Task statement - Can you restate the lines of the entries below, word for word, from the first one through the line that includes "9: 2(4), 3(15), 4(2), 5(3), 6(17)"?

Data for review -
[Start of Attachment]

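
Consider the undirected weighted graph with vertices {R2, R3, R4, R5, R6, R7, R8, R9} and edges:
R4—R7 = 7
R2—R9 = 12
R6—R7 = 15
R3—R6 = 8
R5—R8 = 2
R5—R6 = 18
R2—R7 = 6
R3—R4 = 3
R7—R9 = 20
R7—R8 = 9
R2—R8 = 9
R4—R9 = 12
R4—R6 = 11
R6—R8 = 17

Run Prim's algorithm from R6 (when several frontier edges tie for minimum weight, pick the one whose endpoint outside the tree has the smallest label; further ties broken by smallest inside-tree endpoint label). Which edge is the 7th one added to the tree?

Prim, starting at R6.
Step 1: cheapest edge leaving the tree is R3—R6 (8); add R3.
Step 2: cheapest edge leaving the tree is R3—R4 (3); add R4.
Step 3: cheapest edge leaving the tree is R4—R7 (7); add R7.
Step 4: cheapest edge leaving the tree is R2—R7 (6); add R2.
Step 5: cheapest edge leaving the tree is R2—R8 (9); add R8.
Step 6: cheapest edge leaving the tree is R5—R8 (2); add R5.
Step 7: cheapest edge leaving the tree is R2—R9 (12); add R9.
The 7th edge added is R2—R9.

R2-R9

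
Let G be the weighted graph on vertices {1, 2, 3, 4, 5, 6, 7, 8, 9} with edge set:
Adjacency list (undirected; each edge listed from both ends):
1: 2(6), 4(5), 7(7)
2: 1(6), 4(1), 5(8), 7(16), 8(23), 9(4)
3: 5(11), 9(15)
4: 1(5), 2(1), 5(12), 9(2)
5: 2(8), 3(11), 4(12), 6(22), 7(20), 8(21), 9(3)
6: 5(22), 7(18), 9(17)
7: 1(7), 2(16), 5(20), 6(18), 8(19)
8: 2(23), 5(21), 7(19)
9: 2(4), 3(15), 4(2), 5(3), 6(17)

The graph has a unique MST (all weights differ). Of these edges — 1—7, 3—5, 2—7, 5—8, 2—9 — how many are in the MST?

2

Kruskal's algorithm — process edges by increasing weight (ties by edge label):
2—4 (1): add — endpoints in different components.
4—9 (2): add — endpoints in different components.
5—9 (3): add — endpoints in different components.
2—9 (4): skip — 2 and 9 already connected.
1—4 (5): add — endpoints in different components.
1—2 (6): skip — 1 and 2 already connected.
1—7 (7): add — endpoints in different components.
2—5 (8): skip — 2 and 5 already connected.
3—5 (11): add — endpoints in different components.
4—5 (12): skip — 4 and 5 already connected.
3—9 (15): skip — 3 and 9 already connected.
2—7 (16): skip — 2 and 7 already connected.
6—9 (17): add — endpoints in different components.
6—7 (18): skip — 6 and 7 already connected.
7—8 (19): add — endpoints in different components.
MST edge set: {2—4, 4—9, 5—9, 1—4, 1—7, 3—5, 6—9, 7—8}.
Of the listed edges, {1—7, 3—5} are in the MST → 2.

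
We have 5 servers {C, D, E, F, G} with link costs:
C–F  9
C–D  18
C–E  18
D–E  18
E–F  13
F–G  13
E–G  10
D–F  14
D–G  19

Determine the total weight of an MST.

Sort edges by weight, then run Kruskal:
C–F (9): add. Components now {C,F} {D} {E} {G}
E–G (10): add. Components now {C,F} {D} {E,G}
E–F (13): add. Components now {C,E,F,G} {D}
F–G (13): skip — F and G already connected.
D–F (14): add. Components now {C,D,E,F,G}
MST edges: C–F, E–G, E–F, D–F; total weight 9+10+13+14 = 46.

46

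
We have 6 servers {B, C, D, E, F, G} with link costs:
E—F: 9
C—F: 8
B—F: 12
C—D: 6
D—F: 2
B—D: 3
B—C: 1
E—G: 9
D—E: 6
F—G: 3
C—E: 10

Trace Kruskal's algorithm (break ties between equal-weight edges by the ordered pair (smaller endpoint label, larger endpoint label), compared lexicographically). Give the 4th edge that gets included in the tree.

Kruskal's algorithm — process edges by increasing weight (ties by edge label):
B—C (1): add — endpoints in different components.
D—F (2): add — endpoints in different components.
B—D (3): add — endpoints in different components.
F—G (3): add — endpoints in different components.
C—D (6): skip — C and D already connected.
D—E (6): add — endpoints in different components.
The 4th edge added is F—G.

F-G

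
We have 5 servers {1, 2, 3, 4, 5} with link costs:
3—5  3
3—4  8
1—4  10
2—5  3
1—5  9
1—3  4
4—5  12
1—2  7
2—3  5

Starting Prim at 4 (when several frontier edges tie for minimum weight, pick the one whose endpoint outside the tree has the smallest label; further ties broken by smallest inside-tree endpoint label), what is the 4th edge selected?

Grow the tree from 4 using Prim:
Step 1: cheapest edge leaving the tree is 3—4 (8); add 3.
Step 2: cheapest edge leaving the tree is 3—5 (3); add 5.
Step 3: cheapest edge leaving the tree is 2—5 (3); add 2.
Step 4: cheapest edge leaving the tree is 1—3 (4); add 1.
The 4th edge added is 1—3.

1-3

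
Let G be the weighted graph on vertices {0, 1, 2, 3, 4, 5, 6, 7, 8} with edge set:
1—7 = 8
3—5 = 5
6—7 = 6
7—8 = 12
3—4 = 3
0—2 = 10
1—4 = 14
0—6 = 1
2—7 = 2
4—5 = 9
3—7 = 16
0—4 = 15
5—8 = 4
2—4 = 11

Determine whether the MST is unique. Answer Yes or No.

Yes

Kruskal: consider edges lightest-first.
0—6 (1): add — endpoints in different components.
2—7 (2): add — endpoints in different components.
3—4 (3): add — endpoints in different components.
5—8 (4): add — endpoints in different components.
3—5 (5): add — endpoints in different components.
6—7 (6): add — endpoints in different components.
1—7 (8): add — endpoints in different components.
4—5 (9): skip — 4 and 5 already connected.
0—2 (10): skip — 0 and 2 already connected.
2—4 (11): add — endpoints in different components.
Every non-tree edge has weight strictly greater than the heaviest edge on the tree path between its endpoints, so the MST is unique.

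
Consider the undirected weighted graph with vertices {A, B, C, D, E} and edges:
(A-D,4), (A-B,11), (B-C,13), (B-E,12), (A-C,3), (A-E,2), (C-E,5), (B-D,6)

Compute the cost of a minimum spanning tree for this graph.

Prim, starting at C.
Step 1: cheapest edge leaving the tree is A-C (3); add A.
Step 2: cheapest edge leaving the tree is A-E (2); add E.
Step 3: cheapest edge leaving the tree is A-D (4); add D.
Step 4: cheapest edge leaving the tree is B-D (6); add B.
MST edges: A-C, A-E, A-D, B-D; total weight 3+2+4+6 = 15.

15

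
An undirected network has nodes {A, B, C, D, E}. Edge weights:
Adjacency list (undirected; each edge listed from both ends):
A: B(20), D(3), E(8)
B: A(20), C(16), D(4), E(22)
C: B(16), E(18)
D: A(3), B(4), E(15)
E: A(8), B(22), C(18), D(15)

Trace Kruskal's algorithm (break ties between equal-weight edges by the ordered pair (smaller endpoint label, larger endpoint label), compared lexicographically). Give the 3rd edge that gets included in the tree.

A-E

Kruskal: consider edges lightest-first.
A-D (3): add — endpoints in different components.
B-D (4): add — endpoints in different components.
A-E (8): add — endpoints in different components.
D-E (15): skip — D and E already connected.
B-C (16): add — endpoints in different components.
The 3rd edge added is A-E.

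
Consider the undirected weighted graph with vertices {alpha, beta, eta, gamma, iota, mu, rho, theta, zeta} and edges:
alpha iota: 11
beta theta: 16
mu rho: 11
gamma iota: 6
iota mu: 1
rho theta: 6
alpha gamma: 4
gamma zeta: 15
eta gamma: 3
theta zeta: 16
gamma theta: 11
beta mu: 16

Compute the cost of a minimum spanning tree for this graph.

Grow the tree from gamma using Prim:
Step 1: cheapest edge leaving the tree is eta gamma (3); add eta.
Step 2: cheapest edge leaving the tree is alpha gamma (4); add alpha.
Step 3: cheapest edge leaving the tree is gamma iota (6); add iota.
Step 4: cheapest edge leaving the tree is iota mu (1); add mu.
Step 5: cheapest edge leaving the tree is mu rho (11); add rho.
Step 6: cheapest edge leaving the tree is rho theta (6); add theta.
Step 7: cheapest edge leaving the tree is gamma zeta (15); add zeta.
Step 8: cheapest edge leaving the tree is beta mu (16); add beta.
MST edges: eta gamma, alpha gamma, gamma iota, iota mu, mu rho, rho theta, gamma zeta, beta mu; total weight 3+4+6+1+11+6+15+16 = 62.

62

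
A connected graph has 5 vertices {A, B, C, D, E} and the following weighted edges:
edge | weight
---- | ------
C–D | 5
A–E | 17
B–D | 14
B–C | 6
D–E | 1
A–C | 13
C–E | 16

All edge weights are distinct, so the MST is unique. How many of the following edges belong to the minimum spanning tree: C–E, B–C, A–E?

Kruskal's algorithm — process edges by increasing weight (ties by edge label):
D–E (1): add. Components now {A} {B} {C} {D,E}
C–D (5): add. Components now {A} {B} {C,D,E}
B–C (6): add. Components now {A} {B,C,D,E}
A–C (13): add. Components now {A,B,C,D,E}
MST edge set: {D–E, C–D, B–C, A–C}.
Of the listed edges, {B–C} are in the MST → 1.

1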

[End of Attachment]

The answer -
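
Consider the undirected weighted graph with vertices {R2, R3, R4, R5, R6, R7, R8, R9} and edges:
R4—R7 = 7
R2—R9 = 12
R6—R7 = 15
R3—R6 = 8
R5—R8 = 2
R5—R6 = 18
R2—R7 = 6
R3—R4 = 3
R7—R9 = 20
R7—R8 = 9
R2—R8 = 9
R4—R9 = 12
R4—R6 = 11
R6—R8 = 17

Run Prim's algorithm from R6 (when several frontier edges tie for minimum weight, pick the one whose endpoint outside the tree has the smallest label; further ties broken by smallest inside-tree endpoint label). Which edge is the 7th one added to the tree?

Prim, starting at R6.
Step 1: cheapest edge leaving the tree is R3—R6 (8); add R3.
Step 2: cheapest edge leaving the tree is R3—R4 (3); add R4.
Step 3: cheapest edge leaving the tree is R4—R7 (7); add R7.
Step 4: cheapest edge leaving the tree is R2—R7 (6); add R2.
Step 5: cheapest edge leaving the tree is R2—R8 (9); add R8.
Step 6: cheapest edge leaving the tree is R5—R8 (2); add R5.
Step 7: cheapest edge leaving the tree is R2—R9 (12); add R9.
The 7th edge added is R2—R9.

R2-R9

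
Let G be the weighted graph on vertices {1, 2, 3, 4, 5, 6, 7, 8, 9} with edge set:
Adjacency list (undirected; each edge listed from both ends):
1: 2(6), 4(5), 7(7)
2: 1(6), 4(1), 5(8), 7(16), 8(23), 9(4)
3: 5(11), 9(15)
4: 1(5), 2(1), 5(12), 9(2)
5: 2(8), 3(11), 4(12), 6(22), 7(20), 8(21), 9(3)
6: 5(22), 7(18), 9(17)
7: 1(7), 2(16), 5(20), 6(18), 8(19)
8: 2(23), 5(21), 7(19)
9: 2(4), 3(15), 4(2), 5(3), 6(17)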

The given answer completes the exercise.